[TASK REQUIREMENTS] After locating the line containing "S1 is Mon 11:00", restate that line and each one after it exactly, through the last line of the material.

[RECORDS PROVIDED]
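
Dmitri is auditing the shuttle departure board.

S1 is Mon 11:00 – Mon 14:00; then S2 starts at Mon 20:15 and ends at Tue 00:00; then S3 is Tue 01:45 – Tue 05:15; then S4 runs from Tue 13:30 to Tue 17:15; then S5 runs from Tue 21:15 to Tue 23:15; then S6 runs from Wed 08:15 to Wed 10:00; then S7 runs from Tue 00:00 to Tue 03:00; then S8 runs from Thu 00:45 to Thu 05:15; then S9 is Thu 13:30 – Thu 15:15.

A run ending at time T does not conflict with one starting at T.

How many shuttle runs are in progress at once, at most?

2

Sort all start/end points and keep a running count:
Mon 11:00 start S1 → 1
Mon 14:00 end S1 → 0
Mon 20:15 start S2 → 1
Tue 00:00 end S2 → 0
Tue 00:00 start S7 → 1
Tue 01:45 start S3 → 2
Tue 03:00 end S7 → 1
Tue 05:15 end S3 → 0
Tue 13:30 start S4 → 1
Tue 17:15 end S4 → 0
Tue 21:15 start S5 → 1
Tue 23:15 end S5 → 0
Wed 08:15 start S6 → 1
Wed 10:00 end S6 → 0
Thu 00:45 start S8 → 1
Thu 05:15 end S8 → 0
Thu 13:30 start S9 → 1
Thu 15:15 end S9 → 0
Peak is 2, at Tue 01:45 (S3, S7).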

[FINISHED TASK]
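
S1 is Mon 11:00 – Mon 14:00; then S2 starts at Mon 20:15 and ends at Tue 00:00; then S3 is Tue 01:45 – Tue 05:15; then S4 runs from Tue 13:30 to Tue 17:15; then S5 runs from Tue 21:15 to Tue 23:15; then S6 runs from Wed 08:15 to Wed 10:00; then S7 runs from Tue 00:00 to Tue 03:00; then S8 runs from Thu 00:45 to Thu 05:15; then S9 is Thu 13:30 – Thu 15:15.

A run ending at time T does not conflict with one starting at T.

How many shuttle runs are in progress at once, at most?

2

Sort all start/end points and keep a running count:
Mon 11:00 start S1 → 1
Mon 14:00 end S1 → 0
Mon 20:15 start S2 → 1
Tue 00:00 end S2 → 0
Tue 00:00 start S7 → 1
Tue 01:45 start S3 → 2
Tue 03:00 end S7 → 1
Tue 05:15 end S3 → 0
Tue 13:30 start S4 → 1
Tue 17:15 end S4 → 0
Tue 21:15 start S5 → 1
Tue 23:15 end S5 → 0
Wed 08:15 start S6 → 1
Wed 10:00 end S6 → 0
Thu 00:45 start S8 → 1
Thu 05:15 end S8 → 0
Thu 13:30 start S9 → 1
Thu 15:15 end S9 → 0
Peak is 2, at Tue 01:45 (S3, S7).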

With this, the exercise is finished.